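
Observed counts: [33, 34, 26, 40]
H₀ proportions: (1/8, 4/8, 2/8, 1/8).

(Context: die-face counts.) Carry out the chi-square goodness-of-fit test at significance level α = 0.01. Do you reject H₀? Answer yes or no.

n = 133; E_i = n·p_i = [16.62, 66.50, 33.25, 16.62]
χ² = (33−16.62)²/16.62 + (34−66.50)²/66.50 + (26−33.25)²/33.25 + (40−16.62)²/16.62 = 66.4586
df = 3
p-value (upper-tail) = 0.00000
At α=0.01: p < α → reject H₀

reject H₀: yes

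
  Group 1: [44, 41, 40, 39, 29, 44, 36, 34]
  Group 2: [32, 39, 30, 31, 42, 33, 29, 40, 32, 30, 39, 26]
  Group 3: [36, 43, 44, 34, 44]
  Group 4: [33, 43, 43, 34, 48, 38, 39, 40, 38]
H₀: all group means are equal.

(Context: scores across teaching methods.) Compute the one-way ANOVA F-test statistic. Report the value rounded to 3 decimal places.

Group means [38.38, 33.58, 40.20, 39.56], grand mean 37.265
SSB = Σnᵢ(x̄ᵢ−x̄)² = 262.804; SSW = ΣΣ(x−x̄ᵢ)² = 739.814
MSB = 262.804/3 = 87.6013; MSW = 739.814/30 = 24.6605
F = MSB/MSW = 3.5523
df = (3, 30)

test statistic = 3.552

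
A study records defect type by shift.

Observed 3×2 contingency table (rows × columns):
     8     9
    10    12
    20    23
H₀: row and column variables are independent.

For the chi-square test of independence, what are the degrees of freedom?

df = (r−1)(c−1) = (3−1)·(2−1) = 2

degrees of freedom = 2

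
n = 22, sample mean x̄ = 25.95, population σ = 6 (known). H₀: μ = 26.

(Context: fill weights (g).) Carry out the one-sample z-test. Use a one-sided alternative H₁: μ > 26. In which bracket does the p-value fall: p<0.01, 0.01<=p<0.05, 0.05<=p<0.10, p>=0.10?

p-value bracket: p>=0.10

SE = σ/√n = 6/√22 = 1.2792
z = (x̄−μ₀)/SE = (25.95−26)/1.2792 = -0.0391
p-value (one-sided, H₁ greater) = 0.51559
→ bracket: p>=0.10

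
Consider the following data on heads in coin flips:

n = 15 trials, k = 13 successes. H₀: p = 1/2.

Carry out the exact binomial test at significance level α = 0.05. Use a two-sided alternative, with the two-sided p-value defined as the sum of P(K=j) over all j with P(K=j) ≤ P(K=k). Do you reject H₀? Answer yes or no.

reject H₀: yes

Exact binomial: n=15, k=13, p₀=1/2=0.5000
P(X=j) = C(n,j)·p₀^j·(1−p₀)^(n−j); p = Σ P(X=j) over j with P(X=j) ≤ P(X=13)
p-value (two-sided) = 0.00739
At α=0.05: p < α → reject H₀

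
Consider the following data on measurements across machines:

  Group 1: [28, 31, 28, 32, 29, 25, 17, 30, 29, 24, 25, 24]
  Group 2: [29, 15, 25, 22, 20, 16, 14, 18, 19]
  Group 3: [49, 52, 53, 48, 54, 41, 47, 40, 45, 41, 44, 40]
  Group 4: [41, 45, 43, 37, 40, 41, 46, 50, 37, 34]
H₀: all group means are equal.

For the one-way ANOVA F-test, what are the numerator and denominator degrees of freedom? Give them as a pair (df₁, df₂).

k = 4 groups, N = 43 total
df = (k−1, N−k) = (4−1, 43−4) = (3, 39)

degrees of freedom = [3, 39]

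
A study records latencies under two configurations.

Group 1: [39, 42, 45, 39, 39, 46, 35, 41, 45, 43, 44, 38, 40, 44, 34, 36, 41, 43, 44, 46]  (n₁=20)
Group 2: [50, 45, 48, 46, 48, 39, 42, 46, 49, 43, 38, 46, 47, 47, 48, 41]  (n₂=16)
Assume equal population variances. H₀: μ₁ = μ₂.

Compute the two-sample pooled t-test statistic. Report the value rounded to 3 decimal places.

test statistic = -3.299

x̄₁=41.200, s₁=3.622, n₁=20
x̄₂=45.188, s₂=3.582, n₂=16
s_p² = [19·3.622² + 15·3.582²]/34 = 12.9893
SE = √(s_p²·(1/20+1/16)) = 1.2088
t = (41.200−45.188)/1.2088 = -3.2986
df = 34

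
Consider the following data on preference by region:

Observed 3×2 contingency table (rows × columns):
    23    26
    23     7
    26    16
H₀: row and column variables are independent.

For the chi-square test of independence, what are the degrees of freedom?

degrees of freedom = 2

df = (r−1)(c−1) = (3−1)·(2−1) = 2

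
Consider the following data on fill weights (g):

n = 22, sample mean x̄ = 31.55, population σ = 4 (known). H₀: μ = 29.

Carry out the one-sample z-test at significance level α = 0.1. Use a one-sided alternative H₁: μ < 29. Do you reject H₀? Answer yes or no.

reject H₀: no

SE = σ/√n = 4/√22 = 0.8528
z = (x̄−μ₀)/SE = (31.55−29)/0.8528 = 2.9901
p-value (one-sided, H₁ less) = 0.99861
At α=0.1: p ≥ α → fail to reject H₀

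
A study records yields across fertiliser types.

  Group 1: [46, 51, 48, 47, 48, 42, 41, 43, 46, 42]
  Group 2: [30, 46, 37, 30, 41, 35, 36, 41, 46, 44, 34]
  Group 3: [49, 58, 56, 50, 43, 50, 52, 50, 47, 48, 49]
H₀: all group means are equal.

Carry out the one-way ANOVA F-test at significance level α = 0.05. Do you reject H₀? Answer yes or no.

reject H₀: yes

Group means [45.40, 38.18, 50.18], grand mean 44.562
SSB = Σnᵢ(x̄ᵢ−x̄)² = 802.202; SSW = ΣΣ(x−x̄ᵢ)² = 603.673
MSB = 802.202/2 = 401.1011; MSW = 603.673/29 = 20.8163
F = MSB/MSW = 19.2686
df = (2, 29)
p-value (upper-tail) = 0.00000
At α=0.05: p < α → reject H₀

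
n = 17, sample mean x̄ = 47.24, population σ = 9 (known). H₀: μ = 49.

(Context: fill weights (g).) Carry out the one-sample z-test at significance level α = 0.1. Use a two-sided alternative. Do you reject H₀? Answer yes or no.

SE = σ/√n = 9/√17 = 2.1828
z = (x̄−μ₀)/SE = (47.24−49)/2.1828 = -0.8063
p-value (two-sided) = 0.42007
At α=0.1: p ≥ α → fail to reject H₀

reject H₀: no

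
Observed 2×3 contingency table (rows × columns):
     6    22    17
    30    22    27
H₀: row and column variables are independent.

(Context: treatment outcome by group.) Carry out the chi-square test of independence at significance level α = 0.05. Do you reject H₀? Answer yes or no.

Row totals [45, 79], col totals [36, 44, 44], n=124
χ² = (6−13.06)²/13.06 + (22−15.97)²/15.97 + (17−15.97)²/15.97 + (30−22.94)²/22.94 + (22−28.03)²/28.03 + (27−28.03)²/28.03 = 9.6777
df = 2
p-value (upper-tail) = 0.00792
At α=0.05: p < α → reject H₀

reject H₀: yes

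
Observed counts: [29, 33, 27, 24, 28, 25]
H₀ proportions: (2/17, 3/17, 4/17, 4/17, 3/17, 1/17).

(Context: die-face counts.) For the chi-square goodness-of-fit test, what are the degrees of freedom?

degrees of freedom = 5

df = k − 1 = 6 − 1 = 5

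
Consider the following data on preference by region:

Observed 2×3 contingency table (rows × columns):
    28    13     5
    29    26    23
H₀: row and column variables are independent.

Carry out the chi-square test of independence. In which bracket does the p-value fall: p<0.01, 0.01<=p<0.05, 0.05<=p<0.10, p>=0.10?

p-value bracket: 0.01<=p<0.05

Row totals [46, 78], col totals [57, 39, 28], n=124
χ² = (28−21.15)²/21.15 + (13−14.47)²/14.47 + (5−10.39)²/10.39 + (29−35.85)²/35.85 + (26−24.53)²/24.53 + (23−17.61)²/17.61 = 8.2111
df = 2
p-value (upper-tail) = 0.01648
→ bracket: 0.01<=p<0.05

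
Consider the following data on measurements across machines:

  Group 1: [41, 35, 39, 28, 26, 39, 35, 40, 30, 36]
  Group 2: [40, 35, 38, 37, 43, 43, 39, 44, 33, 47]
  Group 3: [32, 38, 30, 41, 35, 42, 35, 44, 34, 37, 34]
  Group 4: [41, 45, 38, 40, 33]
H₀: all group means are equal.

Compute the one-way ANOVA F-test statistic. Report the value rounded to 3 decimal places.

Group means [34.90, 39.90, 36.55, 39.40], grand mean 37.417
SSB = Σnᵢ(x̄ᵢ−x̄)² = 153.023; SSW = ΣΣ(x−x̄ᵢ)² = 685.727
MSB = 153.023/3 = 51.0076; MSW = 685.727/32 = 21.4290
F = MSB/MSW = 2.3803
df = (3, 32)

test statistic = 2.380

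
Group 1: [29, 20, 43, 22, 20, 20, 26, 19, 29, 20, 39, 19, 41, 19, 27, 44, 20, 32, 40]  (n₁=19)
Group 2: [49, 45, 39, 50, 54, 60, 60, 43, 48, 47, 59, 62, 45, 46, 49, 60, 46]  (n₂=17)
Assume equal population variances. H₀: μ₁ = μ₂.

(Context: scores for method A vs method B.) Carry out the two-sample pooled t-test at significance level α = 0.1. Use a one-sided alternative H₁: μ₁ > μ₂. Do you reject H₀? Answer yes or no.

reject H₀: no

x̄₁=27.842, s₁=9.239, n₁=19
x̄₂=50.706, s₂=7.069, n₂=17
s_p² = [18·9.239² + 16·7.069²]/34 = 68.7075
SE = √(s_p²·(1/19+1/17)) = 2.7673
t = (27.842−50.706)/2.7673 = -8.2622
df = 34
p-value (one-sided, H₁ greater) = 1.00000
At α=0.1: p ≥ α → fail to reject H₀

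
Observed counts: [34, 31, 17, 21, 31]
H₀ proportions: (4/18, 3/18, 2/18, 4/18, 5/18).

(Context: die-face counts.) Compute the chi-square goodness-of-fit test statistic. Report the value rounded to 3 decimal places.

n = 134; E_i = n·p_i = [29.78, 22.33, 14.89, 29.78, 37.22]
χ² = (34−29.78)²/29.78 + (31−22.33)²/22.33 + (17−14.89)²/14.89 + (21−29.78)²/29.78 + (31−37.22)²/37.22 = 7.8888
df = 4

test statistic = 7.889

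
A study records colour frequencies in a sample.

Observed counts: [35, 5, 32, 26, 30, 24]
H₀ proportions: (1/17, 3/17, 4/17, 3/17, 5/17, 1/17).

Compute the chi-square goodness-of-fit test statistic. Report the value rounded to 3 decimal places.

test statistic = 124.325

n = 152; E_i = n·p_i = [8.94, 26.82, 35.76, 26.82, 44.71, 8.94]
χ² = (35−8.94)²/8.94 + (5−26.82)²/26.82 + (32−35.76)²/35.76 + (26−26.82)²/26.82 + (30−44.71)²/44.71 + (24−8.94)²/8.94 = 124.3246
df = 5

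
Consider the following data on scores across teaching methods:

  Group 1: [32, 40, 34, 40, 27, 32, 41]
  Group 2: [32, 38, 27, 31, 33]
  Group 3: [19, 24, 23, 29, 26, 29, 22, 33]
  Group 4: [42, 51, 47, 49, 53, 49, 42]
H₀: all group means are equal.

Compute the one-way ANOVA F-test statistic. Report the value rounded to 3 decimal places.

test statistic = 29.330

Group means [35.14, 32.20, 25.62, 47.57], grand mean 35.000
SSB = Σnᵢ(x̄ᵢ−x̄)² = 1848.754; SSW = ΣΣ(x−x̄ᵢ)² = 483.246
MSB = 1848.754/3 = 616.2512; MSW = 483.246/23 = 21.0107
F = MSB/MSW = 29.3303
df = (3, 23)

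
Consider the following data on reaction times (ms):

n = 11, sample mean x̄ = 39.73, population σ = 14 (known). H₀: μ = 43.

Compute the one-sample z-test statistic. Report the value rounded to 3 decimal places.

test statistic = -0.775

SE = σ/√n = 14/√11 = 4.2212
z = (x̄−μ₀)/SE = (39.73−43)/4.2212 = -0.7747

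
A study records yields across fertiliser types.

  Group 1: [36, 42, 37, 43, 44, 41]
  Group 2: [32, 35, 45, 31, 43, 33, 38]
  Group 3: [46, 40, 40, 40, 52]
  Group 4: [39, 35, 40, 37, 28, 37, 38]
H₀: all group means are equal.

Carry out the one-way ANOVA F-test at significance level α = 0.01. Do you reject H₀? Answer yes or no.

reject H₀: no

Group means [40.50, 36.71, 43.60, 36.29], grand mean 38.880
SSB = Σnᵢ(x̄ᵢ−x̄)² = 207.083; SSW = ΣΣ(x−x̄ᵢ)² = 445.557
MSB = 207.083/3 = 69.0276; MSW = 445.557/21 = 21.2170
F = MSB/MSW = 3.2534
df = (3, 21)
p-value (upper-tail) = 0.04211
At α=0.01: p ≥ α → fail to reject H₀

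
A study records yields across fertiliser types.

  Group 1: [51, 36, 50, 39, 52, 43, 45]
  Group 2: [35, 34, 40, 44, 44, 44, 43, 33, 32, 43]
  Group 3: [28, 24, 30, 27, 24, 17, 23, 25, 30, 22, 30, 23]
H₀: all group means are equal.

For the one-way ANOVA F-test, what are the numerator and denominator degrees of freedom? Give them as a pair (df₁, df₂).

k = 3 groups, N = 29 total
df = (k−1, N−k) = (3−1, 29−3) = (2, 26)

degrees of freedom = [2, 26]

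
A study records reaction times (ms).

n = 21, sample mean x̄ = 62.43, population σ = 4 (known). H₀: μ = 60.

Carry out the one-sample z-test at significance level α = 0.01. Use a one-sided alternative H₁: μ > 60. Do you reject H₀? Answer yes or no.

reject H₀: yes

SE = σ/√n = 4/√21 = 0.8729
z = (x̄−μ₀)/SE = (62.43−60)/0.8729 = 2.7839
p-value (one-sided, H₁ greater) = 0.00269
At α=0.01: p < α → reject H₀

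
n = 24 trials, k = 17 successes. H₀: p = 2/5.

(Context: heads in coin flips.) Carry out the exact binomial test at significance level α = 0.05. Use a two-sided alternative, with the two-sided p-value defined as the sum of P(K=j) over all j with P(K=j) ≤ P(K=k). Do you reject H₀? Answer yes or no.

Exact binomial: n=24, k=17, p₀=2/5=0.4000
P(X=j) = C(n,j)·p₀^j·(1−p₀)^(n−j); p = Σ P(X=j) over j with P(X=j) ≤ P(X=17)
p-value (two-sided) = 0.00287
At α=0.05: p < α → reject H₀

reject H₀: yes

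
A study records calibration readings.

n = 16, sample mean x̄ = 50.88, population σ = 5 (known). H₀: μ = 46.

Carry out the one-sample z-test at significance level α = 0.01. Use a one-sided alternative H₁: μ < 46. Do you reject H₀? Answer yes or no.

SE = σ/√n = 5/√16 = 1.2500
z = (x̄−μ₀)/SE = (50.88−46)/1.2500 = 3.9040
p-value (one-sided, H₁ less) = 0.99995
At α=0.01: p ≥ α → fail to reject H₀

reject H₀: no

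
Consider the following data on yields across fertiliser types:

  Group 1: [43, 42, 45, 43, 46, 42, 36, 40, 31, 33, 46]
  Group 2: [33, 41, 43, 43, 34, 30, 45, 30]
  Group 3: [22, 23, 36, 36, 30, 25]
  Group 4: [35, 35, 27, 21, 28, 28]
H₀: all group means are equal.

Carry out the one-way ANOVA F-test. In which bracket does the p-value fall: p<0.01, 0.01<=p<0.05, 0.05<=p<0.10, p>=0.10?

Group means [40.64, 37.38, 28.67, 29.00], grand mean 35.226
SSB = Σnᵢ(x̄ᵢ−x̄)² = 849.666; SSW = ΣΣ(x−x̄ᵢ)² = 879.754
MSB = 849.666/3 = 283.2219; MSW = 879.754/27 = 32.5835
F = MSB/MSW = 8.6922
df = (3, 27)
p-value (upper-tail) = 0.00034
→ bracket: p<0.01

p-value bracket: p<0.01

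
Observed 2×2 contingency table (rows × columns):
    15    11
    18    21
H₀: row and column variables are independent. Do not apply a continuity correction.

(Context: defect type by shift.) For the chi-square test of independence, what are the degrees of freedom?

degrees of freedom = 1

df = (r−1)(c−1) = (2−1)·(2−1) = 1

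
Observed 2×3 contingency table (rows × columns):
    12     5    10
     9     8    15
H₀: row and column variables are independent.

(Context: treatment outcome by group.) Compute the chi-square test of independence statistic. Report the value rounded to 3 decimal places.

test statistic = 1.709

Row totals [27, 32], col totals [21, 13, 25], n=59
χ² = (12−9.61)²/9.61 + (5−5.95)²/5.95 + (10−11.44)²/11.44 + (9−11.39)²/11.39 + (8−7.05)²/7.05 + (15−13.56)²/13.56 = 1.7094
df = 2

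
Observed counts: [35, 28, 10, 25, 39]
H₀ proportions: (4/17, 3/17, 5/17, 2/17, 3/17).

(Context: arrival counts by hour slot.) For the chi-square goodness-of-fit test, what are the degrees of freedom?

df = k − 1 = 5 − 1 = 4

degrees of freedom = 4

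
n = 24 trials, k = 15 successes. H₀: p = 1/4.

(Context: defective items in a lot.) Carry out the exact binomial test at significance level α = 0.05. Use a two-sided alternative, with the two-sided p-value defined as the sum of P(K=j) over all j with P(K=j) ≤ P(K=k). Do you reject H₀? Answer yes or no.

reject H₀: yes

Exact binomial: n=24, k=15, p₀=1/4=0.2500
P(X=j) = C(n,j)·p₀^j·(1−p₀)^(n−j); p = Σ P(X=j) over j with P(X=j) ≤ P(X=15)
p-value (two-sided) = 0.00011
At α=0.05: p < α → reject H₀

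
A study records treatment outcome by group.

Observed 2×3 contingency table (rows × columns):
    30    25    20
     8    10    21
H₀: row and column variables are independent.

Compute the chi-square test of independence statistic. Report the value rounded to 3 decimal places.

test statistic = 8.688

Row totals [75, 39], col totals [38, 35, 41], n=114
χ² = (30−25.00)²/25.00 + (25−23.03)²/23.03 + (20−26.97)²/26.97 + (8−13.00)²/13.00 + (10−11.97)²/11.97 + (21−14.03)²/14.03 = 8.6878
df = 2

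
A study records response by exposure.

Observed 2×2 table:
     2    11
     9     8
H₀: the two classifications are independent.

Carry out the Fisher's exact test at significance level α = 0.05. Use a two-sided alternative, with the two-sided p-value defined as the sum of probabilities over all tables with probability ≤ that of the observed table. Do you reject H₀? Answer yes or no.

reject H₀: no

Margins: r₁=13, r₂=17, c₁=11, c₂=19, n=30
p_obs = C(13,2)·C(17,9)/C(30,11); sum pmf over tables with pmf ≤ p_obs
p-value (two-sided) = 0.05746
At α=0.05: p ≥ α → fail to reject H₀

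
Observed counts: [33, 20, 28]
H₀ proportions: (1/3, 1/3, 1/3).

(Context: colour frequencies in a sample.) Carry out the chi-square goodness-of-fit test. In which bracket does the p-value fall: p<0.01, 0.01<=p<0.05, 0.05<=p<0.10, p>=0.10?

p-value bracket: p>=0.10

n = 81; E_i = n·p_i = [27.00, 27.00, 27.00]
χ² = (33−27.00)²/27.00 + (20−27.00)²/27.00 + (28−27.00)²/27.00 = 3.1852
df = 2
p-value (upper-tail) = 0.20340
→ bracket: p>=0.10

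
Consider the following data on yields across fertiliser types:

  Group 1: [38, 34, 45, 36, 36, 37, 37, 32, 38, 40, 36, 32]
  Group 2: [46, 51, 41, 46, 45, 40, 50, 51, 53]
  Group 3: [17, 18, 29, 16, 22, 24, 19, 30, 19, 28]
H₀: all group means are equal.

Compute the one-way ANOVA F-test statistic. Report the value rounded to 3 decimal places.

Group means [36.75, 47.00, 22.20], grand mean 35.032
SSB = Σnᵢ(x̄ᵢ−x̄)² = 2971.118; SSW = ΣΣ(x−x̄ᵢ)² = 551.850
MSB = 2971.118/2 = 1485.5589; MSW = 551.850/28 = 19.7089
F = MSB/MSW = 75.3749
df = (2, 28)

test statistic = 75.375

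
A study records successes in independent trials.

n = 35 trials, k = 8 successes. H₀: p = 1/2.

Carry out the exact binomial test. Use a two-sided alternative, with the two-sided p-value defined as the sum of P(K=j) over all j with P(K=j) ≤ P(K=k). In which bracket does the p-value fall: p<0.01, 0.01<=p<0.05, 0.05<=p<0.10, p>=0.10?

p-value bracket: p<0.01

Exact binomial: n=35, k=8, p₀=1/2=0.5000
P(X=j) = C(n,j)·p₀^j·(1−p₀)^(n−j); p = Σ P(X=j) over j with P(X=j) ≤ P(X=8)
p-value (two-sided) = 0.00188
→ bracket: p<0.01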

━━━

WHAT THE EXERCISE ASKS: Quote, word for word, every line from the top of the entries through the line that holds "Group 4: [33, 43, 43, 34, 48, 38, 39, 40, 38]".

ANSWER SECTION:
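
Observed counts: [33, 34, 26, 40]
H₀ proportions: (1/8, 4/8, 2/8, 1/8).

(Context: die-face counts.) Carry out the chi-square goodness-of-fit test at significance level α = 0.01. Do you reject H₀? Answer yes or no.

n = 133; E_i = n·p_i = [16.62, 66.50, 33.25, 16.62]
χ² = (33−16.62)²/16.62 + (34−66.50)²/66.50 + (26−33.25)²/33.25 + (40−16.62)²/16.62 = 66.4586
df = 3
p-value (upper-tail) = 0.00000
At α=0.01: p < α → reject H₀

reject H₀: yes

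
  Group 1: [44, 41, 40, 39, 29, 44, 36, 34]
  Group 2: [32, 39, 30, 31, 42, 33, 29, 40, 32, 30, 39, 26]
  Group 3: [36, 43, 44, 34, 44]
  Group 4: [33, 43, 43, 34, 48, 38, 39, 40, 38]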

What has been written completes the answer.